== Provided material ==

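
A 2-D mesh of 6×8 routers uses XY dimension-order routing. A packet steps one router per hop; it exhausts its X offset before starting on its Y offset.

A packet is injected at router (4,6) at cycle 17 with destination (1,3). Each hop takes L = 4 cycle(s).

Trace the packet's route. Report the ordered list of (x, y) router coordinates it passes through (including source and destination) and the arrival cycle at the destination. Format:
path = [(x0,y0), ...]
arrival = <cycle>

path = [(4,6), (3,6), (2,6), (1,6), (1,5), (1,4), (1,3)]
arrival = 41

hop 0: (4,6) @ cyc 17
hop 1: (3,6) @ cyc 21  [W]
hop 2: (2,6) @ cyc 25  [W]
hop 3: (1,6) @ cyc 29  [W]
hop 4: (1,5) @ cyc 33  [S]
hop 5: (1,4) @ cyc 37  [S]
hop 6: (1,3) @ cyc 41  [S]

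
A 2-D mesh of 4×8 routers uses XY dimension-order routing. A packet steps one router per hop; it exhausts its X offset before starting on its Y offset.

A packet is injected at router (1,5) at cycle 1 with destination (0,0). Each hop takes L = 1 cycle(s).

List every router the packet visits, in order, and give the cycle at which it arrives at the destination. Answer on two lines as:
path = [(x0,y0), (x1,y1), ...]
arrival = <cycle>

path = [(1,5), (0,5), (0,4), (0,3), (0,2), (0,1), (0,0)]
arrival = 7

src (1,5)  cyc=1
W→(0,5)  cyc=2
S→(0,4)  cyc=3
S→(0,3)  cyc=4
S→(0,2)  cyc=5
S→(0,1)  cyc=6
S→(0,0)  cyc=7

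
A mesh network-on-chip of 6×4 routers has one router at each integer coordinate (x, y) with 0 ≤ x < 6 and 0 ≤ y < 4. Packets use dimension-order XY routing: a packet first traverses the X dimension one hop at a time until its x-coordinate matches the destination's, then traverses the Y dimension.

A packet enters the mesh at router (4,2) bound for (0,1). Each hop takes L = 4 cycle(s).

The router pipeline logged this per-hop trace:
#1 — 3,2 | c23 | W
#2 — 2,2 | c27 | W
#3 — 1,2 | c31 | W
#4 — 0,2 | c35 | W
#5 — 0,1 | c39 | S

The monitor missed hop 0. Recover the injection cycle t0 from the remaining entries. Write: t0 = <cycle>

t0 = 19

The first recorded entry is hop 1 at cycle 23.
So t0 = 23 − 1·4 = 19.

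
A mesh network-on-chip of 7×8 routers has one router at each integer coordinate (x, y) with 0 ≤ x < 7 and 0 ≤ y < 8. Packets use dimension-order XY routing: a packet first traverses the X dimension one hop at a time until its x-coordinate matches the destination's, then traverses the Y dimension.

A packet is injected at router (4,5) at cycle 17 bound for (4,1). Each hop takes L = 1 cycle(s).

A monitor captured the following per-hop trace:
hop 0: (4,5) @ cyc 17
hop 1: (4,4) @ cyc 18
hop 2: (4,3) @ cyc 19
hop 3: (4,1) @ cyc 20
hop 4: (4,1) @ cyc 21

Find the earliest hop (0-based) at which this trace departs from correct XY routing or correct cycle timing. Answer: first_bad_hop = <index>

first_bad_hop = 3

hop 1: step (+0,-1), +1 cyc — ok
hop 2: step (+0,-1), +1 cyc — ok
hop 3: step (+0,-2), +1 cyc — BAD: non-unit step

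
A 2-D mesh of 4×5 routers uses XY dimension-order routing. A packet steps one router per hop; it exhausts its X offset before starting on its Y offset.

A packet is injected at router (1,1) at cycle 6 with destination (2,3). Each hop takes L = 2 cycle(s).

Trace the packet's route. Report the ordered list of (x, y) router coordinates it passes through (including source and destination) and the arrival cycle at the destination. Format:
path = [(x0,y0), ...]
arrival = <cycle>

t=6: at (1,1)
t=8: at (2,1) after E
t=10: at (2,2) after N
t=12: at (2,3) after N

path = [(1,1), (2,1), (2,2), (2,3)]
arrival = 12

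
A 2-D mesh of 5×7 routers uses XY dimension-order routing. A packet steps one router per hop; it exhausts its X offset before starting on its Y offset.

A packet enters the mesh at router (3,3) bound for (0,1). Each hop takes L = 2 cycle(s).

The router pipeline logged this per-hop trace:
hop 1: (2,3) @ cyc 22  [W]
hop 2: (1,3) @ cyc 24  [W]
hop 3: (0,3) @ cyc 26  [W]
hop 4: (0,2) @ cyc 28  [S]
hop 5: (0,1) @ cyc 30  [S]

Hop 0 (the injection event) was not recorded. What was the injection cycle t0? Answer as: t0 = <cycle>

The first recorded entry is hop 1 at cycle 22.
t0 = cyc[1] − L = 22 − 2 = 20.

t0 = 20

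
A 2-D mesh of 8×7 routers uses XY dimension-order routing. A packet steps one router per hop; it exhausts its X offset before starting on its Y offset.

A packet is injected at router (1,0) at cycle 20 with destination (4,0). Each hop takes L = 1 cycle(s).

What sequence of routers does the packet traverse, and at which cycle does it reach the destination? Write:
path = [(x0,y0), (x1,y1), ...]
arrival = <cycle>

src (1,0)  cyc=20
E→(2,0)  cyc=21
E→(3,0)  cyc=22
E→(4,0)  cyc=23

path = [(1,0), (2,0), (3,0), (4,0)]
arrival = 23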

===
== Provided material ==

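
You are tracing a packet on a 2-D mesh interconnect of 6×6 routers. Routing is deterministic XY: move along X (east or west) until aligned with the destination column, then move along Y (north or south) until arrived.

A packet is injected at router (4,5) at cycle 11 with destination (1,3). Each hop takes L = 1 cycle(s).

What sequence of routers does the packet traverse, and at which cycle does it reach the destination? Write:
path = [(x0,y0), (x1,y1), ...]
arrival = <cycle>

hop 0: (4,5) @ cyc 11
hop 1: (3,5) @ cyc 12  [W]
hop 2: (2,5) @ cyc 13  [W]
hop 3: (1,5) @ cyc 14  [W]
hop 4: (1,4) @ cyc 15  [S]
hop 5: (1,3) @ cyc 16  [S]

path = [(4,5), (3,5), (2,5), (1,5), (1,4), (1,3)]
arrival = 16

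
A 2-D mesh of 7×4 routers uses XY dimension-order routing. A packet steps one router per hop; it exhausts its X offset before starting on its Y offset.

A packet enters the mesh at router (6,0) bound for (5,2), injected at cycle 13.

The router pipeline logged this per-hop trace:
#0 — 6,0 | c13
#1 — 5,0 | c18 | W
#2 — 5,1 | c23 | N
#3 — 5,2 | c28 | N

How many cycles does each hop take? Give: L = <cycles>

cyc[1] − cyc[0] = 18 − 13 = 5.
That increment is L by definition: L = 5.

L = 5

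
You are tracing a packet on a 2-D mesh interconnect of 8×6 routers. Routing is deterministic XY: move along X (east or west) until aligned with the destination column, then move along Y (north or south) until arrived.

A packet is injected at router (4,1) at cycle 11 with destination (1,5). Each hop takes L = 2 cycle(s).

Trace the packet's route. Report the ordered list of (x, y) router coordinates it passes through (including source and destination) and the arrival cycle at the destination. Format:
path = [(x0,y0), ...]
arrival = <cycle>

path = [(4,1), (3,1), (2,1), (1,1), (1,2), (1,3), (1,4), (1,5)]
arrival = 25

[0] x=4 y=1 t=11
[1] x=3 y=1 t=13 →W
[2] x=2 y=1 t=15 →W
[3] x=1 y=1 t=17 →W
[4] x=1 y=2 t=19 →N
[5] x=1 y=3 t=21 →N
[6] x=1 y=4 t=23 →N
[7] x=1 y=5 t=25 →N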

===
== Provided material ==

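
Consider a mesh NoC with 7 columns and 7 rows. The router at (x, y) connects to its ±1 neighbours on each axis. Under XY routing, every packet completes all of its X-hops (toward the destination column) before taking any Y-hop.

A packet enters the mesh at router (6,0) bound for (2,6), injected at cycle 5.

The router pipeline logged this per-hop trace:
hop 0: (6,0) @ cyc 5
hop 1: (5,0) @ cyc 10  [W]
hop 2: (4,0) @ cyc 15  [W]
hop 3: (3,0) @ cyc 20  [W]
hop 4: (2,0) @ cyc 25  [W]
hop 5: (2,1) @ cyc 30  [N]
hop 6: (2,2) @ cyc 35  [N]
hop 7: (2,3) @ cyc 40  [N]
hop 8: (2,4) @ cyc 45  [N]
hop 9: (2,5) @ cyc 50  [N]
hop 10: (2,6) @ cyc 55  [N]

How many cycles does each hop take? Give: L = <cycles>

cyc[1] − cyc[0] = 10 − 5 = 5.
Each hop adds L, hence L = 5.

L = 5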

===

With the first line being the one containing "List every router" and the last line the one containing "hop 4: (4,1) @ cyc 21", transcribe exactly the lines above that fall in that range.

Task answer:
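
List every router the packet visits, in order, and give the cycle at which it arrives at the destination. Answer on two lines as:
path = [(x0,y0), (x1,y1), ...]
arrival = <cycle>

path = [(1,5), (0,5), (0,4), (0,3), (0,2), (0,1), (0,0)]
arrival = 7

src (1,5)  cyc=1
W→(0,5)  cyc=2
S→(0,4)  cyc=3
S→(0,3)  cyc=4
S→(0,2)  cyc=5
S→(0,1)  cyc=6
S→(0,0)  cyc=7

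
A mesh network-on-chip of 6×4 routers has one router at each integer coordinate (x, y) with 0 ≤ x < 6 and 0 ≤ y < 4. Packets use dimension-order XY routing: a packet first traverses the X dimension one hop at a time until its x-coordinate matches the destination's, then traverses the Y dimension.

A packet enters the mesh at router (4,2) bound for (0,1). Each hop takes L = 4 cycle(s).

The router pipeline logged this per-hop trace:
#1 — 3,2 | c23 | W
#2 — 2,2 | c27 | W
#3 — 1,2 | c31 | W
#4 — 0,2 | c35 | W
#5 — 0,1 | c39 | S

The monitor missed hop 0. Recover the injection cycle t0 from the remaining entries. Write: t0 = <cycle>

t0 = 19

The first recorded entry is hop 1 at cycle 23.
So t0 = 23 − 1·4 = 19.

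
A mesh network-on-chip of 7×8 routers has one router at each integer coordinate (x, y) with 0 ≤ x < 7 and 0 ≤ y < 8. Packets use dimension-order XY routing: a packet first traverses the X dimension one hop at a time until its x-coordinate matches the destination's, then traverses the Y dimension.

A packet is injected at router (4,5) at cycle 17 bound for (4,1). Each hop takes L = 1 cycle(s).

A monitor captured the following per-hop trace:
hop 0: (4,5) @ cyc 17
hop 1: (4,4) @ cyc 18
hop 2: (4,3) @ cyc 19
hop 3: (4,1) @ cyc 20
hop 4: (4,1) @ cyc 21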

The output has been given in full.